#### [Work instructions]
Look through the data below. Collect every line where the word "each" occurs.
━━ Dataset extract ━━
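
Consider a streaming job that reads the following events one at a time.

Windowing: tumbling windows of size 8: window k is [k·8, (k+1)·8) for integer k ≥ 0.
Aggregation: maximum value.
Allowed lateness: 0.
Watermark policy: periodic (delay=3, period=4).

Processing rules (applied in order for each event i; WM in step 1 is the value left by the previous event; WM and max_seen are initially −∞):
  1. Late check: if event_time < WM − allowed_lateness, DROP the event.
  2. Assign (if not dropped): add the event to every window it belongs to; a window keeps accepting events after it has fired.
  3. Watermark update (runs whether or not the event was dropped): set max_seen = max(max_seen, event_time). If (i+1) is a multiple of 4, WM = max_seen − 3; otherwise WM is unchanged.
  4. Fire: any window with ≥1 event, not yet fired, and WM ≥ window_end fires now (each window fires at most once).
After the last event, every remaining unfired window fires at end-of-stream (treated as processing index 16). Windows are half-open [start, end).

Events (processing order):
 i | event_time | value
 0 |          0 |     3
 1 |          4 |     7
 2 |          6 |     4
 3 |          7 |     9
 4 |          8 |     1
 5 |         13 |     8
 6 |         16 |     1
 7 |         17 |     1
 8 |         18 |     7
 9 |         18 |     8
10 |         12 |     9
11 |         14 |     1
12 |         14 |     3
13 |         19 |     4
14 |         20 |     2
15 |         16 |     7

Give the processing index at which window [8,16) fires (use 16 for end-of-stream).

i=0 t=0 v=3: → [0,8); WM=−∞
i=1 t=4 v=7: → [0,8); WM=−∞
i=2 t=6 v=4: → [0,8); WM=−∞
i=3 t=7 v=9: → [0,8); WM=4
i=4 t=8 v=1: → [8,16); WM=4
i=5 t=13 v=8: → [8,16); WM=4
i=6 t=16 v=1: → [16,24); WM=4
i=7 t=17 v=1: → [16,24); WM=14; [0,8) fires=9
i=8 t=18 v=7: → [16,24); WM=14
i=9 t=18 v=8: → [16,24); WM=14
i=10 t=12 v=9: DROP (t<14-0); WM=14
i=11 t=14 v=1: → [8,16); WM=15
i=12 t=14 v=3: DROP (t<15-0); WM=15
i=13 t=19 v=4: → [16,24); WM=15
i=14 t=20 v=2: → [16,24); WM=15
i=15 t=16 v=7: → [16,24); WM=17; [8,16) fires=8

15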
━━━
#### [Task output]
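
Processing rules (applied in order for each event i; WM in step 1 is the value left by the previous event; WM and max_seen are initially −∞):
  4. Fire: any window with ≥1 event, not yet fired, and WM ≥ window_end fires now (each window fires at most once).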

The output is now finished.